(Collected data)
# # #
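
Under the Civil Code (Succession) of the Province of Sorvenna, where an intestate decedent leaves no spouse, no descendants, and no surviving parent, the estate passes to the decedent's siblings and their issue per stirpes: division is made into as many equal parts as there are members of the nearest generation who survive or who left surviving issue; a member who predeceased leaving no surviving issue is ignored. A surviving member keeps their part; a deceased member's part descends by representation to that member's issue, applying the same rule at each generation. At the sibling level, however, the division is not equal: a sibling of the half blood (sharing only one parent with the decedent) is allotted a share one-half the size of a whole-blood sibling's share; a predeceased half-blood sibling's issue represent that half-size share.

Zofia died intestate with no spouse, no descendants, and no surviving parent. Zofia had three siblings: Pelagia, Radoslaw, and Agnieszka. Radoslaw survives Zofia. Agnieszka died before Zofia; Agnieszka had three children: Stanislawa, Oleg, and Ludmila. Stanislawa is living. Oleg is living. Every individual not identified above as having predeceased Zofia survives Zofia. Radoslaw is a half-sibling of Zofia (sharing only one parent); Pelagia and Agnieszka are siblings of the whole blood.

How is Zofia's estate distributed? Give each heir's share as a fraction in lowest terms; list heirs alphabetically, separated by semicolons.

No spouse, descendants, or parent survives, so the estate passes to Zofia's siblings per stirpes.
Half-blood siblings count for one-half the weight of whole-blood siblings at the initial division.
Dividing 1 in proportion to weights (total weight 5/2): Pelagia (weight 1) → 2/5; Radoslaw (weight 1/2) → 1/5; Agnieszka (weight 1) → 2/5.
Pelagia is living and takes 2/5.
Radoslaw is living and takes 1/5.
Agnieszka predeceased; the 2/5 allotted to Agnieszka's branch passes to Agnieszka's issue by representation.
The 2/5 is divided into 3 equal shares of 2/15 among Stanislawa, Oleg, Ludmila.
Stanislawa is living and takes 2/15.
Oleg is living and takes 2/15.
Ludmila is living and takes 2/15.

Ludmila 2/15; Oleg 2/15; Pelagia 2/5; Radoslaw 1/5; Stanislawa 2/15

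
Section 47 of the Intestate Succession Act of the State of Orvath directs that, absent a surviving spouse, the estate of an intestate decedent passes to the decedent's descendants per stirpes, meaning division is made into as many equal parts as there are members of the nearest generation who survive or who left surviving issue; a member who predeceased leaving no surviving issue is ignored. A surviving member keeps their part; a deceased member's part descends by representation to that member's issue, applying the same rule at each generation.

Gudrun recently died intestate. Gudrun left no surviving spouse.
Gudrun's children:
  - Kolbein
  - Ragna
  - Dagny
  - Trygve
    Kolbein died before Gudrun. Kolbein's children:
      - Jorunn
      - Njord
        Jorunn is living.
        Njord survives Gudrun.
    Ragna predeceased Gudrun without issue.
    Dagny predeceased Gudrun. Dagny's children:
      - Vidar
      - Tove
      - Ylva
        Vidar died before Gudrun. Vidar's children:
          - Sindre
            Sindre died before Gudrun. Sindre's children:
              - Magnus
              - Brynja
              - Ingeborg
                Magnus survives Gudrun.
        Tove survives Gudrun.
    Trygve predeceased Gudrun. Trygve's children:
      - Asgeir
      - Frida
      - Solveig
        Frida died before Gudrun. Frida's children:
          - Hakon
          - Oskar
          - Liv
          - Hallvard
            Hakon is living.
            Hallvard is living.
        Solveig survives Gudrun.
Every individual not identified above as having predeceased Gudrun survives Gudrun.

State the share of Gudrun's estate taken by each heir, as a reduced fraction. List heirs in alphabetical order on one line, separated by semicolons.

Asgeir 1/9; Brynja 1/27; Hakon 1/36; Hallvard 1/36; Ingeborg 1/27; Jorunn 1/6; Liv 1/36; Magnus 1/27; Njord 1/6; Oskar 1/36; Solveig 1/9; Tove 1/9; Ylva 1/9

There is no surviving spouse, so the entire estate passes to Gudrun's descendants per stirpes.
Ragna left no surviving issue, so that branch lapses and is disregarded.
The estate is divided into 3 equal shares of 1/3 among Kolbein, Dagny, Trygve.
Kolbein predeceased; the 1/3 allotted to Kolbein's branch passes to Kolbein's issue by representation.
The 1/3 is divided into 2 equal shares of 1/6 among Jorunn, Njord.
Jorunn is living and takes 1/6.
Njord is living and takes 1/6.
Dagny predeceased; the 1/3 allotted to Dagny's branch passes to Dagny's issue by representation.
The 1/3 is divided into 3 equal shares of 1/9 among Vidar, Tove, Ylva.
Vidar predeceased; the 1/9 allotted to Vidar's branch passes to Vidar's issue by representation.
Sindre's line is the sole branch at this level, so the full 1/9 passes to Sindre's issue by representation.
The 1/9 is divided into 3 equal shares of 1/27 among Magnus, Brynja, Ingeborg.
Magnus is living and takes 1/27.
Brynja is living and takes 1/27.
Ingeborg is living and takes 1/27.
Tove is living and takes 1/9.
Ylva is living and takes 1/9.
Trygve predeceased; the 1/3 allotted to Trygve's branch passes to Trygve's issue by representation.
The 1/3 is divided into 3 equal shares of 1/9 among Asgeir, Frida, Solveig.
Asgeir is living and takes 1/9.
Frida predeceased; the 1/9 allotted to Frida's branch passes to Frida's issue by representation.
The 1/9 is divided into 4 equal shares of 1/36 among Hakon, Oskar, Liv, Hallvard.
Hakon is living and takes 1/36.
Oskar is living and takes 1/36.
Liv is living and takes 1/36.
Hallvard is living and takes 1/36.
Solveig is living and takes 1/9.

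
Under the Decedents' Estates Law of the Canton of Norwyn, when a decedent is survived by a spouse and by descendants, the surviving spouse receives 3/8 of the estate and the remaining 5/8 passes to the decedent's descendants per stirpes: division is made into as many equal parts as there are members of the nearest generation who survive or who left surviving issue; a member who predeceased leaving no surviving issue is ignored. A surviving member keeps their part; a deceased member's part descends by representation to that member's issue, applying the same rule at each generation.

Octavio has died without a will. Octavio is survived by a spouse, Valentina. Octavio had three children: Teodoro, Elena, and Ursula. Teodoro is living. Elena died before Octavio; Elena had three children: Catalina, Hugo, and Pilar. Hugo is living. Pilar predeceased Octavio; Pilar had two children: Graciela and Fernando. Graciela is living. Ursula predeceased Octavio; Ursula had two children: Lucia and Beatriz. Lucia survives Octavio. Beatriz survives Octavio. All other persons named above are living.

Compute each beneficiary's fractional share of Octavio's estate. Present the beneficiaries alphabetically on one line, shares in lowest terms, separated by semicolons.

Valentina, as surviving spouse, takes 3/8.
The remaining 5/8 passes to Octavio's descendants per stirpes.
The 5/8 is divided into 3 equal shares of 5/24 among Teodoro, Elena, Ursula.
Teodoro is living and takes 5/24.
Elena predeceased; the 5/24 allotted to Elena's branch passes to Elena's issue by representation.
The 5/24 is divided into 3 equal shares of 5/72 among Catalina, Hugo, Pilar.
Catalina is living and takes 5/72.
Hugo is living and takes 5/72.
Pilar predeceased; the 5/72 allotted to Pilar's branch passes to Pilar's issue by representation.
The 5/72 is divided into 2 equal shares of 5/144 among Graciela, Fernando.
Graciela is living and takes 5/144.
Fernando is living and takes 5/144.
Ursula predeceased; the 5/24 allotted to Ursula's branch passes to Ursula's issue by representation.
The 5/24 is divided into 2 equal shares of 5/48 among Lucia, Beatriz.
Lucia is living and takes 5/48.
Beatriz is living and takes 5/48.

Beatriz 5/48; Catalina 5/72; Fernando 5/144; Graciela 5/144; Hugo 5/72; Lucia 5/48; Teodoro 5/24; Valentina 3/8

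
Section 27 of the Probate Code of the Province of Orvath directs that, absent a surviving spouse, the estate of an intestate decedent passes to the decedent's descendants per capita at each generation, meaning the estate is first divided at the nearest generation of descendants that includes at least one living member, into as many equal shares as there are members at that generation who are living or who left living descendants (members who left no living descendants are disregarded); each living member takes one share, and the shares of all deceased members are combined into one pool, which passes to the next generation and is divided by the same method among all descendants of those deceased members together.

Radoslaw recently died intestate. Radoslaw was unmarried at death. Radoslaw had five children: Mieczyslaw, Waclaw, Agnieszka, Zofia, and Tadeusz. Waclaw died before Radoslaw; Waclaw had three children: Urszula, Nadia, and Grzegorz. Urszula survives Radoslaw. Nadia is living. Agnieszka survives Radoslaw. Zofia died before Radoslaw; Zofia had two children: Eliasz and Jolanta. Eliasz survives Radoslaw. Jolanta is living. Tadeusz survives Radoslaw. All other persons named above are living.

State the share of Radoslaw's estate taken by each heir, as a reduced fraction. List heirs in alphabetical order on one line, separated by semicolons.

Agnieszka 1/5; Eliasz 2/25; Grzegorz 2/25; Jolanta 2/25; Mieczyslaw 1/5; Nadia 2/25; Tadeusz 1/5; Urszula 2/25

There is no surviving spouse, so the entire estate passes to Radoslaw's descendants per capita at each generation.
At generation 1 (Mieczyslaw, Waclaw, Agnieszka, Zofia, Tadeusz) there are 5 shares of (1)/5 = 1/5 each.
Living: Mieczyslaw, Agnieszka, and Tadeusz — each takes 1/5.
Deceased: Waclaw and Zofia. Their combined 2/5 is pooled and carried to generation 2.
At generation 2 (Urszula, Nadia, Grzegorz, Eliasz, Jolanta) there are 5 shares of (2/5)/5 = 2/25 each.
Living: Urszula, Nadia, Grzegorz, Eliasz, and Jolanta — each takes 2/25.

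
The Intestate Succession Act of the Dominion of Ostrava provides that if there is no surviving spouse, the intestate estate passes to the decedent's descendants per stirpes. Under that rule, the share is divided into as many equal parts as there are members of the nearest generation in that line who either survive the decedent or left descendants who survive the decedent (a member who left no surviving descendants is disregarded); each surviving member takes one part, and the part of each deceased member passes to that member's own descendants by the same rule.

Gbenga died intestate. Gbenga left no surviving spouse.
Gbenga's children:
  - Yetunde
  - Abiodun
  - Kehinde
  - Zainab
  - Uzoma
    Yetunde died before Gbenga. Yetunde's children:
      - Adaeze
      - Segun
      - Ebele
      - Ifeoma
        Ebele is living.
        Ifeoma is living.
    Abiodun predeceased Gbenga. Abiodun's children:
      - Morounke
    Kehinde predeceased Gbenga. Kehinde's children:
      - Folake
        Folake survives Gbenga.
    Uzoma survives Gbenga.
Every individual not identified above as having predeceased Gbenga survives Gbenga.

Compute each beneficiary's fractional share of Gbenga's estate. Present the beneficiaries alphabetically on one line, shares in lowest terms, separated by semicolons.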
# # #
Only the lines above from the one with "Jorunn is living." through the one with "Solveig survives Gudrun." should be duplicated, character for character.

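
        Jorunn is living.
        Njord survives Gudrun.
    Ragna predeceased Gudrun without issue.
    Dagny predeceased Gudrun. Dagny's children:
      - Vidar
      - Tove
      - Ylva
        Vidar died before Gudrun. Vidar's children:
          - Sindre
            Sindre died before Gudrun. Sindre's children:
              - Magnus
              - Brynja
              - Ingeborg
                Magnus survives Gudrun.
        Tove survives Gudrun.
    Trygve predeceased Gudrun. Trygve's children:
      - Asgeir
      - Frida
      - Solveig
        Frida died before Gudrun. Frida's children:
          - Hakon
          - Oskar
          - Liv
          - Hallvard
            Hakon is living.
            Hallvard is living.
        Solveig survives Gudrun.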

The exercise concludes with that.